** Opening Records supplied block **

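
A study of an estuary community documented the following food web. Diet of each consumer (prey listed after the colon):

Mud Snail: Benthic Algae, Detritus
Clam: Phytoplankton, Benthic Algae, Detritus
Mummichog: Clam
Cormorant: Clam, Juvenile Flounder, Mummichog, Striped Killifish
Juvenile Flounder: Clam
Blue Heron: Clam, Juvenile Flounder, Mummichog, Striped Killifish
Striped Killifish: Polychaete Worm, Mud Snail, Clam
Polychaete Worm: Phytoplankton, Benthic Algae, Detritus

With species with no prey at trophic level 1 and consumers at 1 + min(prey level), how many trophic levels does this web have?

Basal resources (level 1): Phytoplankton, Benthic Algae, Detritus.
Following each consumer down to its lowest-level prey: Phytoplankton → Clam → Juvenile Flounder (levels 1 through 3).
All prey of Juvenile Flounder (Clam 2) are at level 2 or above, so Juvenile Flounder is at level 1 + 2 = 3.
Every consumer has at least one prey at level 2 or below, so none exceeds level 3.

3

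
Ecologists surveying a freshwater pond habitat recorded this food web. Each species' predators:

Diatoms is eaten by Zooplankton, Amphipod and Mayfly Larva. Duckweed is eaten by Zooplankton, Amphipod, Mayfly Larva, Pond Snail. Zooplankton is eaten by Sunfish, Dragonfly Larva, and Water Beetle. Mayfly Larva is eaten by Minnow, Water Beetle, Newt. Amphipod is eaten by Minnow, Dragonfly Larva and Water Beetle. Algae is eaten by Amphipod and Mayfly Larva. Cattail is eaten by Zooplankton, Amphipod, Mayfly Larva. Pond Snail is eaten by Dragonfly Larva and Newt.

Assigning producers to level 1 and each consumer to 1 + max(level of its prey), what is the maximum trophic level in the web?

3

Producers (level 1): Algae, Diatoms, Cattail, Duckweed.
Algae → Amphipod → Water Beetle gives Water Beetle level 3.
No species has a prey at level 3, so no species reaches level 4.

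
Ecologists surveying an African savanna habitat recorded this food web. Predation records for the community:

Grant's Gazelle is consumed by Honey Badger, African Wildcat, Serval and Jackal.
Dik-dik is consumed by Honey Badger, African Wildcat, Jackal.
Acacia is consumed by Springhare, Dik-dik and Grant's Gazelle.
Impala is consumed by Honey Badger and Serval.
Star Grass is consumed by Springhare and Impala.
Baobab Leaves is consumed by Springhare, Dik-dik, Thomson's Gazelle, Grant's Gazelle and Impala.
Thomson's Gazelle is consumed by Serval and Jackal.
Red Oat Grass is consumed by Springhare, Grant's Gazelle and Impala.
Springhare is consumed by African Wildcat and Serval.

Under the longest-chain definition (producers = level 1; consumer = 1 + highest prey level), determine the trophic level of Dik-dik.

Trophic level 2

Acacia is a producer → level 1.
Dik-dik eats Acacia (level 1); other prey at levels: Baobab Leaves 1 → level 2.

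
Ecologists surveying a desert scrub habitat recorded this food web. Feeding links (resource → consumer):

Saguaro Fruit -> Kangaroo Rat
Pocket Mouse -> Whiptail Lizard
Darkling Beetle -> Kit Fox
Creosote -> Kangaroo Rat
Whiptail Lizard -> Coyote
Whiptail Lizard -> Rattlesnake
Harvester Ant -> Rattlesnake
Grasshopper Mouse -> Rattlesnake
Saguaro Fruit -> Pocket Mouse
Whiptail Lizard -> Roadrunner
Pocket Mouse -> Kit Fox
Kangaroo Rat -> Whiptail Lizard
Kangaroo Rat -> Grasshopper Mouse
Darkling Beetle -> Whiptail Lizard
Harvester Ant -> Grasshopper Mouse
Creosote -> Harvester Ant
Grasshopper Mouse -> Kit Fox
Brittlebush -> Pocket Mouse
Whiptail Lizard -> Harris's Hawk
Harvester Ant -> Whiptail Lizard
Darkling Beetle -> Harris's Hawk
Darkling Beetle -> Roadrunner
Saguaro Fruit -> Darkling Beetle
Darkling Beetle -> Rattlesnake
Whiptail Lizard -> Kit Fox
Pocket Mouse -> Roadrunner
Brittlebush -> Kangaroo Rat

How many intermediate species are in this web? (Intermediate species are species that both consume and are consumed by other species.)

6

Intermediate species (has both prey and predators): Darkling Beetle, Kangaroo Rat, Harvester Ant, Pocket Mouse, Whiptail Lizard, Grasshopper Mouse.
Count: 6.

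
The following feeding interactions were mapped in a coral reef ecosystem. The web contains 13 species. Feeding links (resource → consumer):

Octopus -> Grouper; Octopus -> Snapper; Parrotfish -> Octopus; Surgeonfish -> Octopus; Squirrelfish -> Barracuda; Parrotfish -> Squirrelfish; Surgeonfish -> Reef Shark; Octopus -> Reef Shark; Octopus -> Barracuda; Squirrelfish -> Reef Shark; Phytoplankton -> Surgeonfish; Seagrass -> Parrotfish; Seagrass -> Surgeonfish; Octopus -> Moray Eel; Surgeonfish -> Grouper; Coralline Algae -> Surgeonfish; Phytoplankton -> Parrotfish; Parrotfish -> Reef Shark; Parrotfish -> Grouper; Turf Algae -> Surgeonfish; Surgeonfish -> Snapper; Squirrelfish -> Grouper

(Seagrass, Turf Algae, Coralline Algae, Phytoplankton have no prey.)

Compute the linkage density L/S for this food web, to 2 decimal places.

L/S = 1.69

There are L = 22 links among S = 13 species.
L/S = 22/13 = 1.6923 ≈ 1.69.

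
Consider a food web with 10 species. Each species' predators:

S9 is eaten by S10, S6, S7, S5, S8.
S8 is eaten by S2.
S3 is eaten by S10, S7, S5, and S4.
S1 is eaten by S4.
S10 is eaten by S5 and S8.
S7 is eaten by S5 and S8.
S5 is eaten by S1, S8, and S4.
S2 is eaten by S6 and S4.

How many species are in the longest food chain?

6 species

One longest chain: S3 → S7 → S5 → S8 → S2 → S6.
It has 6 species and 5 links.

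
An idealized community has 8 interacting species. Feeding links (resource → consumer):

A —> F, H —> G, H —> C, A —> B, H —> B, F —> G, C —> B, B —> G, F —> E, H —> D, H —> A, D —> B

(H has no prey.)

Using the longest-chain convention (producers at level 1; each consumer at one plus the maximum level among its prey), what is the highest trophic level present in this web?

4

Producers (level 1): H.
H → A → F → G gives G level 4.
No species has a prey at level 4, so no species reaches level 5.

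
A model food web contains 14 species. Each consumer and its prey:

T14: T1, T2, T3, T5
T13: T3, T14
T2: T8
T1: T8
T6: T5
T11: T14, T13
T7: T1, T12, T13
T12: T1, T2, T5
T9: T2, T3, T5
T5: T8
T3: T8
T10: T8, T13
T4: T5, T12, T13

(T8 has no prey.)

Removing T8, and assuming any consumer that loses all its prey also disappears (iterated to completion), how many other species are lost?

13

Remove T8.
Round 1: T1 (all prey gone), T2 (all prey gone), T3 (all prey gone), T5 (all prey gone) → extinct.
Round 2: T12 (all prey gone), T6 (all prey gone), T14 (all prey gone), T9 (all prey gone) → extinct.
Round 3: T13 (all prey gone) → extinct.
Round 4: T4 (all prey gone), T11 (all prey gone), T10 (all prey gone), T7 (all prey gone) → extinct.
No further losses. Total secondary extinctions: 13.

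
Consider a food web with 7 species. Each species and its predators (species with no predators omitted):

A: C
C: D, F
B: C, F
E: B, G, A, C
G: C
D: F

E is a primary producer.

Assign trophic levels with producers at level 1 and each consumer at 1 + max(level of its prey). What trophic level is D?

E is a producer → level 1.
B eats E → level 2.
C eats B (level 2); other prey at levels: E 1, G 2, A 2 → level 3.
D eats C → level 4.

Trophic level 4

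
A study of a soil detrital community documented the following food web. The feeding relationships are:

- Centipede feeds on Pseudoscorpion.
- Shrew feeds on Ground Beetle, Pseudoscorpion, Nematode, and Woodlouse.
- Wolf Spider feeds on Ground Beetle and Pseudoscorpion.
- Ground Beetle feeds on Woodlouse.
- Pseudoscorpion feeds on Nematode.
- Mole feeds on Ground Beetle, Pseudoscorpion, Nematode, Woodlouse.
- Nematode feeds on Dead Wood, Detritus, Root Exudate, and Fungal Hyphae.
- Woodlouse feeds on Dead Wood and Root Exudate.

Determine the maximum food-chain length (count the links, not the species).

One longest chain: Fungal Hyphae → Nematode → Pseudoscorpion → Shrew.
It has 4 species and 3 links.

3 links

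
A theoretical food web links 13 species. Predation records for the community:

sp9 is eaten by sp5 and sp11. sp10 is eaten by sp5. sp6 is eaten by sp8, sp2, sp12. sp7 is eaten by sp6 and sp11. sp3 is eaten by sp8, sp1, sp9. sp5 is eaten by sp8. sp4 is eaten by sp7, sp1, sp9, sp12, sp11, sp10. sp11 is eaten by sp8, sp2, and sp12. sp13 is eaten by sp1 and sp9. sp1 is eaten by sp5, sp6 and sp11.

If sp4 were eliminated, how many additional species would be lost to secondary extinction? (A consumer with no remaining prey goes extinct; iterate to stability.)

Remove sp4.
Round 1: sp7 (all prey gone), sp10 (all prey gone) → extinct.
No further losses. Total secondary extinctions: 2.

2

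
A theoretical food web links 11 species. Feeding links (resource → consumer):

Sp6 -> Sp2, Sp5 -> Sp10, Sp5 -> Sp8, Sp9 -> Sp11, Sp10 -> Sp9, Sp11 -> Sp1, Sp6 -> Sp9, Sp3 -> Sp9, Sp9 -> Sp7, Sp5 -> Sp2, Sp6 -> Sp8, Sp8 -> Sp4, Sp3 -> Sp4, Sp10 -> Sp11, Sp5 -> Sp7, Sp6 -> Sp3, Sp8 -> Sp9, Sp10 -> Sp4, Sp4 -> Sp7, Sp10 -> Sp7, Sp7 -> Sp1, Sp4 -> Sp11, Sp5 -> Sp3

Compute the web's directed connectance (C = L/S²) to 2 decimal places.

C = 0.19

The web has S = 11 species and L = 23 feeding links.
C = L / S² = 23 / 121 = 0.1901 ≈ 0.19.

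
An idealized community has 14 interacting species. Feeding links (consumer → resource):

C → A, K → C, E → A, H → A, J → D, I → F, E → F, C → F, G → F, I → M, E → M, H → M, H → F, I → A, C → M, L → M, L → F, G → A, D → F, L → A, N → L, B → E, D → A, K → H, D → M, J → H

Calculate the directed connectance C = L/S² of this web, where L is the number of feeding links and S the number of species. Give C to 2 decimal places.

C = 0.13

The web has S = 14 species and L = 26 feeding links.
C = L / S² = 26 / 196 = 0.1327 ≈ 0.13.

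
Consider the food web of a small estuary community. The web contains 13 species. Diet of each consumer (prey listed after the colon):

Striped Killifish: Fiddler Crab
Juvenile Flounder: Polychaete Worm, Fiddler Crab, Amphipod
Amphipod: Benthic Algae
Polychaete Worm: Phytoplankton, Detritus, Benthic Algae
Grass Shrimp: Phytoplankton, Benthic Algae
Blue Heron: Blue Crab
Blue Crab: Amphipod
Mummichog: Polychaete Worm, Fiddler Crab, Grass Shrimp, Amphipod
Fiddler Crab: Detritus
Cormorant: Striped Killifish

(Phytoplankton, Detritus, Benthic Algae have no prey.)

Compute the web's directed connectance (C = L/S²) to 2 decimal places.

C = 0.11

The web has S = 13 species and L = 18 feeding links.
C = L / S² = 18 / 169 = 0.1065 ≈ 0.11.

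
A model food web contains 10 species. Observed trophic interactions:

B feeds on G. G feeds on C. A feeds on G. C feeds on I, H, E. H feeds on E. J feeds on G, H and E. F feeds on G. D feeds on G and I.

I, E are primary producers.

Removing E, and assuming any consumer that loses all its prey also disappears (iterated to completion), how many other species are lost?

Remove E.
Round 1: H (all prey gone) → extinct.
No further losses. Total secondary extinctions: 1.

1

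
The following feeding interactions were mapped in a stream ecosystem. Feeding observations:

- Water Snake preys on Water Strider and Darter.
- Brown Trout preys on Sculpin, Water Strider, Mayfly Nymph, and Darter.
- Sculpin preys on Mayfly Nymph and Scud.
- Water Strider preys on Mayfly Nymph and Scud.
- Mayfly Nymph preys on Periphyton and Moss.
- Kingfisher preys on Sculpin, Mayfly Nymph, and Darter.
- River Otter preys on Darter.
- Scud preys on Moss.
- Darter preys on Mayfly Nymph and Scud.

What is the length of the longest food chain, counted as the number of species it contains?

4 species

One longest chain: Periphyton → Mayfly Nymph → Darter → Brown Trout.
It has 4 species and 3 links.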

** Closing Records supplied block **

**Exercise objective:** Lines with the string "theoretical": pick each one out of the material and return it.

**Exercise answer:**
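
A theoretical food web links 13 species. Predation records for the community:
A theoretical food web links 11 species. Feeding links (resource → consumer):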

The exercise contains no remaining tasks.